§ **Instructions for the task**: Write out exactly the line containing "I = ∫∫ Y[4,-4] Y[3,-3] Y[1,0] sinθ dθ dφ" along with each line that follows it in the records below, and no others.

§ **Saved entries**:
____________

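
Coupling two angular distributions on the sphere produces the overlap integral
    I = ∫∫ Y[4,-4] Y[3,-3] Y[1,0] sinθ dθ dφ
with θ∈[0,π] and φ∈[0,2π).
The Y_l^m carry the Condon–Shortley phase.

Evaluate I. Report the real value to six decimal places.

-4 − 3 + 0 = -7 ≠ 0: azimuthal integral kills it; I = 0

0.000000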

____________

§ **Solution to the problem**:
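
    I = ∫∫ Y[4,-4] Y[3,-3] Y[1,0] sinθ dθ dφ
with θ∈[0,π] and φ∈[0,2π).
The Y_l^m carry the Condon–Shortley phase.

Evaluate I. Report the real value to six decimal places.

-4 − 3 + 0 = -7 ≠ 0: azimuthal integral kills it; I = 0

0.000000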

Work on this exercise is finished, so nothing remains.